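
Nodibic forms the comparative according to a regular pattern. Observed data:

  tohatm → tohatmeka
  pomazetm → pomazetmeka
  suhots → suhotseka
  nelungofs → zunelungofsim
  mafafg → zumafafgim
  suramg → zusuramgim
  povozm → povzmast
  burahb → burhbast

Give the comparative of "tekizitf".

"tekizitf" has second-to-last letter 't'. The stems whose second-to-last letter is 't' (tohatm → tohatmeka, pomazetm → pomazetmeka, suhots → suhotseka) add -eka.
So tekizitf → tekizitfeka.

tekizitfeka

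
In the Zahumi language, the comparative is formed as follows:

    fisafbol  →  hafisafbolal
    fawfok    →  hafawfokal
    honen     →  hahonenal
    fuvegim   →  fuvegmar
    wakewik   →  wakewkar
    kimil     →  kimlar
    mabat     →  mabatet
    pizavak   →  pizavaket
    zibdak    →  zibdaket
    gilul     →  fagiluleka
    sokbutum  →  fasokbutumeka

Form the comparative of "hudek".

hahudekal

fawfok and wakewik both end in -k yet inflect differently (hafawfokal, wakewkar), so the final letter is not what conditions the rule; the last vowel is.
"hudek" has last vowel 'e'. The one such stem in the data (honen → hahonenal) adds ha- … -al around the stem, so the same rule applies.
The other patterns: stems whose last vowel is 'i' delete the last vowel and add -ar; stems whose last vowel is 'a' add -et; stems whose last vowel is 'u' add fa- … -eka around the stem.
So hudek → hahudekal.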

══════

An exact transcription of all the records is needed.

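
Nodibic forms the comparative according to a regular pattern. Observed data:

  tohatm → tohatmeka
  pomazetm → pomazetmeka
  suhots → suhotseka
  nelungofs → zunelungofsim
  mafafg → zumafafgim
  suramg → zusuramgim
  povozm → povzmast
  burahb → burhbast

Give the comparative of "tekizitf".

"tekizitf" has second-to-last letter 't'. The stems whose second-to-last letter is 't' (tohatm → tohatmeka, pomazetm → pomazetmeka, suhots → suhotseka) add -eka.
So tekizitf → tekizitfeka.

tekizitfeka

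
In the Zahumi language, the comparative is formed as follows:

    fisafbol  →  hafisafbolal
    fawfok    →  hafawfokal
    honen     →  hahonenal
    fuvegim   →  fuvegmar
    wakewik   →  wakewkar
    kimil     →  kimlar
    mabat     →  mabatet
    pizavak   →  pizavaket
    zibdak    →  zibdaket
    gilul     →  fagiluleka
    sokbutum  →  fasokbutumeka

Form the comparative of "hudek".

hahudekal

fawfok and wakewik both end in -k yet inflect differently (hafawfokal, wakewkar), so the final letter is not what conditions the rule; the last vowel is.
"hudek" has last vowel 'e'. The one such stem in the data (honen → hahonenal) adds ha- … -al around the stem, so the same rule applies.
The other patterns: stems whose last vowel is 'i' delete the last vowel and add -ar; stems whose last vowel is 'a' add -et; stems whose last vowel is 'u' add fa- … -eka around the stem.
So hudek → hahudekal.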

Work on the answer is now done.